▸ Required action:
Repeat the lines of the listing below exactly, starting at the line that contains "In a robotics path planning task: L1" and running through the last line, both included, and only those.

▸ Data to process:
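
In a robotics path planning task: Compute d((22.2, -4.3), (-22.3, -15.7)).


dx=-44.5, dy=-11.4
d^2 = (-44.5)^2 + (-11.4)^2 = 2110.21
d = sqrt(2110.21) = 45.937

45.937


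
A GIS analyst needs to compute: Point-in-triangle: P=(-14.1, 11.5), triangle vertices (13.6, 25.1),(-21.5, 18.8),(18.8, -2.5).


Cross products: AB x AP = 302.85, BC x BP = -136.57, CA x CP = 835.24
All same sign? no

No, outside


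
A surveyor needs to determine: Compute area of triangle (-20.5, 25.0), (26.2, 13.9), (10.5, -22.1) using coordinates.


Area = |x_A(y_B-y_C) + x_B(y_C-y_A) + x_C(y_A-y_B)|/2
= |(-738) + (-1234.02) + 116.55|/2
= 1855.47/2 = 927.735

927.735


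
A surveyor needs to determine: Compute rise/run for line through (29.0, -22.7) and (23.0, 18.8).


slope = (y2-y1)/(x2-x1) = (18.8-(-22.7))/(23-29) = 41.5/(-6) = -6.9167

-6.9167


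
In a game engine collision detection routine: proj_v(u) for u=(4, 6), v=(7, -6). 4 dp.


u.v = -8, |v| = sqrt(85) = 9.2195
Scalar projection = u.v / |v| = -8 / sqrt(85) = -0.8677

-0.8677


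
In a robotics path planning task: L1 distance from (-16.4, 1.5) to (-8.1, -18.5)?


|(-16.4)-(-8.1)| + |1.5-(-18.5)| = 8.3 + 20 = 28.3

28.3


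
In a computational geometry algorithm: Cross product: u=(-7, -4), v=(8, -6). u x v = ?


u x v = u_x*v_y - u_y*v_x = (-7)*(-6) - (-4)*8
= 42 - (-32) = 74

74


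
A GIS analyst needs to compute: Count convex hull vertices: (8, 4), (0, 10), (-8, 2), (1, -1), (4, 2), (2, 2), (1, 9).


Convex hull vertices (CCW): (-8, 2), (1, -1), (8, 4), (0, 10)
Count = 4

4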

▸ Task answer:
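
In a robotics path planning task: L1 distance from (-16.4, 1.5) to (-8.1, -18.5)?


|(-16.4)-(-8.1)| + |1.5-(-18.5)| = 8.3 + 20 = 28.3

28.3


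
In a computational geometry algorithm: Cross product: u=(-7, -4), v=(8, -6). u x v = ?


u x v = u_x*v_y - u_y*v_x = (-7)*(-6) - (-4)*8
= 42 - (-32) = 74

74


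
A GIS analyst needs to compute: Count convex hull vertices: (8, 4), (0, 10), (-8, 2), (1, -1), (4, 2), (2, 2), (1, 9).


Convex hull vertices (CCW): (-8, 2), (1, -1), (8, 4), (0, 10)
Count = 4

4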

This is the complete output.